Exercise requirements:
Beginning at the line containing "cn(u+v) = (cn u cn", print every line until the records end, keeping each exactly as it is.

(Stored data entries)
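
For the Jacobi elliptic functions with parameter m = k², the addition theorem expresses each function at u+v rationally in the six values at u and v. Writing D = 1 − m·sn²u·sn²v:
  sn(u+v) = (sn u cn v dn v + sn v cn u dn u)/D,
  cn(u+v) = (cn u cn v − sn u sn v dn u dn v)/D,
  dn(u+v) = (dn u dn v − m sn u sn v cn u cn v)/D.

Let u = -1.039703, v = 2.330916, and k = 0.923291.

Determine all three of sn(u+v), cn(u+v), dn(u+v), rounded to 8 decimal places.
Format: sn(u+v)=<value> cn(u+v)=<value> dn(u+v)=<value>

sn(u+v)=0.87812139 cn(u+v)=0.47843791 dn(u+v)=0.58537652

sn u = -0.7911658989361381, cn u = 0.6116016026471583, dn u = 0.6829379885865837
sn v = 0.9996806335966703, cn v = 0.02527114583393257, dn v = 0.3848092261698554
m = k² = 0.852466270681
D = 1 − m·sn²u·sn²v = 0.4667450669121232
sn(u+v) = (sn u·cn v·dn v + sn v·cn u·dn u)/D = 0.4098588252393556/0.4667450669121232 = 0.8781213863724073
cn(u+v) = (cn u·cn v − sn u·sn v·dn u·dn v)/D = 0.2233085328871642/0.4667450669121232 = 0.4784379069381955
dn(u+v) = (dn u·dn v − m·sn u·sn v·cn u·cn v)/D = 0.2732216036612363/0.4667450669121232 = 0.5853765214248687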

Solution:
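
  cn(u+v) = (cn u cn v − sn u sn v dn u dn v)/D,
  dn(u+v) = (dn u dn v − m sn u sn v cn u cn v)/D.

Let u = -1.039703, v = 2.330916, and k = 0.923291.

Determine all three of sn(u+v), cn(u+v), dn(u+v), rounded to 8 decimal places.
Format: sn(u+v)=<value> cn(u+v)=<value> dn(u+v)=<value>

sn(u+v)=0.87812139 cn(u+v)=0.47843791 dn(u+v)=0.58537652

sn u = -0.7911658989361381, cn u = 0.6116016026471583, dn u = 0.6829379885865837
sn v = 0.9996806335966703, cn v = 0.02527114583393257, dn v = 0.3848092261698554
m = k² = 0.852466270681
D = 1 − m·sn²u·sn²v = 0.4667450669121232
sn(u+v) = (sn u·cn v·dn v + sn v·cn u·dn u)/D = 0.4098588252393556/0.4667450669121232 = 0.8781213863724073
cn(u+v) = (cn u·cn v − sn u·sn v·dn u·dn v)/D = 0.2233085328871642/0.4667450669121232 = 0.4784379069381955
dn(u+v) = (dn u·dn v − m·sn u·sn v·cn u·cn v)/D = 0.2732216036612363/0.4667450669121232 = 0.5853765214248687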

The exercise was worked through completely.